> INSTRUCTIONS TO FOLLOW
Your output should be the lines from the one with "On Earth (taken as a sphere of radius 6371" through the end of the entries below, set down word for word and nothing else.

> MATERIAL SHOWN
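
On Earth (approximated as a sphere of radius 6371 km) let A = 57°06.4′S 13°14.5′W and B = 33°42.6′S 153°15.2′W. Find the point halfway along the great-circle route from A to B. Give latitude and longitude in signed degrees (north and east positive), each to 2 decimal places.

The central angle between A and B is δ = 1.4506 rad.
With f = 0.5, the slerp weights are sin((1−f)δ)/sin δ = 0.6682 and sin(fδ)/sin δ = 0.6682.
Weighted sum of the unit vectors: (0.6682)·(0.5286,-0.1244,-0.8397) + (0.6682)·(-0.7429,-0.3744,-0.5550) = (-0.1431, -0.3333, -0.9319).
Converting back: φ = atan2(z, √(x²+y²)) = -68.73°, λ = atan2(y, x) = -113.24°.

-68.73°, -113.24°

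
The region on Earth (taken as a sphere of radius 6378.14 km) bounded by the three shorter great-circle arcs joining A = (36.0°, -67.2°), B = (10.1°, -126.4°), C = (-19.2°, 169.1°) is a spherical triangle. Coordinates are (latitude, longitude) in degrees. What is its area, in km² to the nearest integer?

10263863 km²

Side lengths (central angles): a = 1.2211, b = 2.2360, c = 1.0346 rad; semiperimeter s = 2.2458.
By l'Huilier's theorem, tan(E/4) = √[tan(s/2) tan((s−a)/2) tan((s−b)/2) tan((s−c)/2)], giving spherical excess E = 0.2523 rad.
Area = E·R² = 0.2523 × (6378.14)² ≈ 10263863 km².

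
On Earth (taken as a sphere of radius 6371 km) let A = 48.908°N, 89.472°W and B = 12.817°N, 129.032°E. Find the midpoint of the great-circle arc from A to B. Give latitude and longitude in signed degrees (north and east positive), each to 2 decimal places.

57.72°, 170.64°

Central angle δ = 1.9117 rad. Interpolating on the sphere with fraction f = 0.5:
P = [sin((1−f)δ)·A + sin(fδ)·B] / sin δ = 0.8667·A + 0.8667·B in Cartesian coordinates,
giving P = (-0.5270, 0.0868, 0.8454), i.e. latitude 57.72°, longitude 170.64°.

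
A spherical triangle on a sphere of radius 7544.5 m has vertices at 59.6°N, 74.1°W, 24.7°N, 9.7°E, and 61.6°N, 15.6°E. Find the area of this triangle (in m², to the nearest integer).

12978370 m²

Side lengths (central angles): a = 0.6478, b = 0.7075, c = 1.1483 rad; semiperimeter s = 1.2518.
By l'Huilier's theorem, tan(E/4) = √[tan(s/2) tan((s−a)/2) tan((s−b)/2) tan((s−c)/2)], giving spherical excess E = 0.2280 rad.
Area = E·R² = 0.2280 × (7544.5)² ≈ 12978370 m².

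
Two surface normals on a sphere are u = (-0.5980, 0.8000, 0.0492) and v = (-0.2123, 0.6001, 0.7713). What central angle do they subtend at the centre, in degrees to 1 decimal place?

49.8°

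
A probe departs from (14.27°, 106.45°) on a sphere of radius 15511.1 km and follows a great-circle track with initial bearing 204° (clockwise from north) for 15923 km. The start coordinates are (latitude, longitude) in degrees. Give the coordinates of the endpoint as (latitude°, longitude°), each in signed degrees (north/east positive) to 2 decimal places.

-39.04°, 79.84°

Angular distance δ = d/R = 15923/15511.1 = 1.02656 rad; initial bearing θ = 3.5605 rad.
sin φ₂ = sin φ₁ cos δ + cos φ₁ sin δ cos θ = (0.2465)(0.5178) + (0.9691)(0.8555)(-0.9135) = -0.6298, so φ₂ = -39.04°.
Δλ = atan2(sin θ sin δ cos φ₁, cos δ − sin φ₁ sin φ₂) = atan2(-0.3372, 0.6730) = -26.615°.
λ₂ = 106.450° − 26.615° = 79.84°.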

> ANSWER SPACE
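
On Earth (taken as a sphere of radius 6371 km) let A = 48.908°N, 89.472°W and B = 12.817°N, 129.032°E. Find the midpoint of the great-circle arc from A to B. Give latitude and longitude in signed degrees (north and east positive), each to 2 decimal places.

57.72°, 170.64°

Central angle δ = 1.9117 rad. Interpolating on the sphere with fraction f = 0.5:
P = [sin((1−f)δ)·A + sin(fδ)·B] / sin δ = 0.8667·A + 0.8667·B in Cartesian coordinates,
giving P = (-0.5270, 0.0868, 0.8454), i.e. latitude 57.72°, longitude 170.64°.

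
A spherical triangle on a sphere of radius 7544.5 m has vertices at 59.6°N, 74.1°W, 24.7°N, 9.7°E, and 61.6°N, 15.6°E. Find the area of this triangle (in m², to the nearest integer).

12978370 m²

Side lengths (central angles): a = 0.6478, b = 0.7075, c = 1.1483 rad; semiperimeter s = 1.2518.
By l'Huilier's theorem, tan(E/4) = √[tan(s/2) tan((s−a)/2) tan((s−b)/2) tan((s−c)/2)], giving spherical excess E = 0.2280 rad.
Area = E·R² = 0.2280 × (7544.5)² ≈ 12978370 m².

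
Two surface normals on a sphere are u = (-0.5980, 0.8000, 0.0492) and v = (-0.2123, 0.6001, 0.7713). What central angle do they subtend at the centre, in degrees to 1 decimal place?

49.8°

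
A probe departs from (14.27°, 106.45°) on a sphere of radius 15511.1 km and follows a great-circle track with initial bearing 204° (clockwise from north) for 15923 km. The start coordinates are (latitude, longitude) in degrees. Give the coordinates of the endpoint as (latitude°, longitude°), each in signed degrees (north/east positive) to 2 decimal places.

-39.04°, 79.84°

Angular distance δ = d/R = 15923/15511.1 = 1.02656 rad; initial bearing θ = 3.5605 rad.
sin φ₂ = sin φ₁ cos δ + cos φ₁ sin δ cos θ = (0.2465)(0.5178) + (0.9691)(0.8555)(-0.9135) = -0.6298, so φ₂ = -39.04°.
Δλ = atan2(sin θ sin δ cos φ₁, cos δ − sin φ₁ sin φ₂) = atan2(-0.3372, 0.6730) = -26.615°.
λ₂ = 106.450° − 26.615° = 79.84°.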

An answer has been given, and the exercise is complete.